Activity. Copy out, exactly and with nothing else, the stretch of lines that starts at the line containing "- solar charger: 6 kg, 141 points" and finishes at the end of the data.

Data to process.

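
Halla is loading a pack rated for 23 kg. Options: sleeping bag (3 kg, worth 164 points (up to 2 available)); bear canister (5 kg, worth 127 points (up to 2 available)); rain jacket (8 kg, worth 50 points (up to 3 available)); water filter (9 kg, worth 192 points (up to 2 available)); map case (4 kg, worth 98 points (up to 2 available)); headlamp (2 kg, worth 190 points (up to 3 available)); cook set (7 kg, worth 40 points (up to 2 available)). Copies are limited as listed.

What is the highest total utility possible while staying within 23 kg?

Best packing: 2×sleeping bag + 2×bear canister + 3×headlamp — 22 kg, 1152 total.

1152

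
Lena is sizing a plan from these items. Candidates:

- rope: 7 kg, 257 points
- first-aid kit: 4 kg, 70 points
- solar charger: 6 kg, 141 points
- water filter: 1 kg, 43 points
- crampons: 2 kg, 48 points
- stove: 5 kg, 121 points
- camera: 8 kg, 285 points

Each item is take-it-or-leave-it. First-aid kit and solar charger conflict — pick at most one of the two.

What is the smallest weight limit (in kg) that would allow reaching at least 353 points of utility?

11

Need the lightest bundle worth ≥ 353.
Taking water filter + crampons + camera gives 376 (≥ 353) for 11 kg.
Any bundle with less than 11 kg falls short of 353.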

Completed exercise.
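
- solar charger: 6 kg, 141 points
- water filter: 1 kg, 43 points
- crampons: 2 kg, 48 points
- stove: 5 kg, 121 points
- camera: 8 kg, 285 points

Each item is take-it-or-leave-it. First-aid kit and solar charger conflict — pick at most one of the two.

What is the smallest weight limit (in kg) that would allow reaching at least 353 points of utility?

11

Need the lightest bundle worth ≥ 353.
Taking water filter + crampons + camera gives 376 (≥ 353) for 11 kg.
Any bundle with less than 11 kg falls short of 353.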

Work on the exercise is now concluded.